## What you are asked to do
Could you return all of the data exactly as given?

___ Data extracts ___

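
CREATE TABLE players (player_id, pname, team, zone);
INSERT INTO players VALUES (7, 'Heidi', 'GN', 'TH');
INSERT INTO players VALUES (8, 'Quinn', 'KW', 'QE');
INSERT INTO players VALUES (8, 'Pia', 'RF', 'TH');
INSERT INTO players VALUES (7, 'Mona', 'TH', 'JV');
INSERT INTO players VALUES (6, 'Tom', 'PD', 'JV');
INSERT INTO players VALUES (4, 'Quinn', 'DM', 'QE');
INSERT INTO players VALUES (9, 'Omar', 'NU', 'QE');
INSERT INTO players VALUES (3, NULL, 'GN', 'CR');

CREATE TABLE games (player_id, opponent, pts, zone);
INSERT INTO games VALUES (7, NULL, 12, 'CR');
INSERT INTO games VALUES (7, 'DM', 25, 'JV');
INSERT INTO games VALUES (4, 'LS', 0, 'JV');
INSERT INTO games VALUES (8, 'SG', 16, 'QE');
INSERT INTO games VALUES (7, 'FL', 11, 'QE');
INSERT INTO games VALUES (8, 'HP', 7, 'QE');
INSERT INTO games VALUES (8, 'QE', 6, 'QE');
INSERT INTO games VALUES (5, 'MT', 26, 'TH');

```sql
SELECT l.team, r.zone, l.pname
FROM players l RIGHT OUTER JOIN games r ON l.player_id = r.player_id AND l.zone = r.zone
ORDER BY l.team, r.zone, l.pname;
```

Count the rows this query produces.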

___

## Answer to this task
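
CREATE TABLE players (player_id, pname, team, zone);
INSERT INTO players VALUES (7, 'Heidi', 'GN', 'TH');
INSERT INTO players VALUES (8, 'Quinn', 'KW', 'QE');
INSERT INTO players VALUES (8, 'Pia', 'RF', 'TH');
INSERT INTO players VALUES (7, 'Mona', 'TH', 'JV');
INSERT INTO players VALUES (6, 'Tom', 'PD', 'JV');
INSERT INTO players VALUES (4, 'Quinn', 'DM', 'QE');
INSERT INTO players VALUES (9, 'Omar', 'NU', 'QE');
INSERT INTO players VALUES (3, NULL, 'GN', 'CR');

CREATE TABLE games (player_id, opponent, pts, zone);
INSERT INTO games VALUES (7, NULL, 12, 'CR');
INSERT INTO games VALUES (7, 'DM', 25, 'JV');
INSERT INTO games VALUES (4, 'LS', 0, 'JV');
INSERT INTO games VALUES (8, 'SG', 16, 'QE');
INSERT INTO games VALUES (7, 'FL', 11, 'QE');
INSERT INTO games VALUES (8, 'HP', 7, 'QE');
INSERT INTO games VALUES (8, 'QE', 6, 'QE');
INSERT INTO games VALUES (5, 'MT', 26, 'TH');

```sql
SELECT l.team, r.zone, l.pname
FROM players l RIGHT OUTER JOIN games r ON l.player_id = r.player_id AND l.zone = r.zone
ORDER BY l.team, r.zone, l.pname;
```

Count the rows this query produces.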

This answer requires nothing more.